* _The problem_: Exactly the lines from the start of the data below through the line containing "Here is a rooted tree rendered as ASCII (root = H)." must be returned, and no others.

* _Exercise materials_:
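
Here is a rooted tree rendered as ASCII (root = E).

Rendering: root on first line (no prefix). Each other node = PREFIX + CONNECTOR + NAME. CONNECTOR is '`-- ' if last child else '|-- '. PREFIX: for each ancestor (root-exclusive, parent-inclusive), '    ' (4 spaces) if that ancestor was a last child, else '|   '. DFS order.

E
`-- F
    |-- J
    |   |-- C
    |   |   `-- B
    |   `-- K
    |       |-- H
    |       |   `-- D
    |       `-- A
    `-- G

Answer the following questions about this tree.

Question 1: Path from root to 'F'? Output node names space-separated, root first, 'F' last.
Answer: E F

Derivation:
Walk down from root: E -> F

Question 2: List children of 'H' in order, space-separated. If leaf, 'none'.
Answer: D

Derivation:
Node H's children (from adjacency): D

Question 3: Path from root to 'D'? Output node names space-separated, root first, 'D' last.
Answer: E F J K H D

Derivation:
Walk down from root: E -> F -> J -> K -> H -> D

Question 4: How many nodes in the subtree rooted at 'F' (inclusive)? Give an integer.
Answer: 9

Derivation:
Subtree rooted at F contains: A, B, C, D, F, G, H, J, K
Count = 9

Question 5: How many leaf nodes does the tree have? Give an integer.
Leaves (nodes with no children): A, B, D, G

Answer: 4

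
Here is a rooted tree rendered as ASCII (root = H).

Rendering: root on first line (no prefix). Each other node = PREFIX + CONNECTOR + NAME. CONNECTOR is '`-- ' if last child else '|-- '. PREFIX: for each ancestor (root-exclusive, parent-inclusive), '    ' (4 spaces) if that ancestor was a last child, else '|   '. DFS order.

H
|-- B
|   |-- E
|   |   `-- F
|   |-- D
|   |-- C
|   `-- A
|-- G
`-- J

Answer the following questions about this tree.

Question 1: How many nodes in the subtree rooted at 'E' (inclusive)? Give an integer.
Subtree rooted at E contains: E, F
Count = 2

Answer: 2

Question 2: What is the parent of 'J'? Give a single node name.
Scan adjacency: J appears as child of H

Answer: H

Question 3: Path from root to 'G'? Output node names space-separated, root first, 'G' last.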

* _Exercise result_:
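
Here is a rooted tree rendered as ASCII (root = E).

Rendering: root on first line (no prefix). Each other node = PREFIX + CONNECTOR + NAME. CONNECTOR is '`-- ' if last child else '|-- '. PREFIX: for each ancestor (root-exclusive, parent-inclusive), '    ' (4 spaces) if that ancestor was a last child, else '|   '. DFS order.

E
`-- F
    |-- J
    |   |-- C
    |   |   `-- B
    |   `-- K
    |       |-- H
    |       |   `-- D
    |       `-- A
    `-- G

Answer the following questions about this tree.

Question 1: Path from root to 'F'? Output node names space-separated, root first, 'F' last.
Answer: E F

Derivation:
Walk down from root: E -> F

Question 2: List children of 'H' in order, space-separated. If leaf, 'none'.
Answer: D

Derivation:
Node H's children (from adjacency): D

Question 3: Path from root to 'D'? Output node names space-separated, root first, 'D' last.
Answer: E F J K H D

Derivation:
Walk down from root: E -> F -> J -> K -> H -> D

Question 4: How many nodes in the subtree rooted at 'F' (inclusive)? Give an integer.
Answer: 9

Derivation:
Subtree rooted at F contains: A, B, C, D, F, G, H, J, K
Count = 9

Question 5: How many leaf nodes does the tree have? Give an integer.
Leaves (nodes with no children): A, B, D, G

Answer: 4

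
Here is a rooted tree rendered as ASCII (root = H).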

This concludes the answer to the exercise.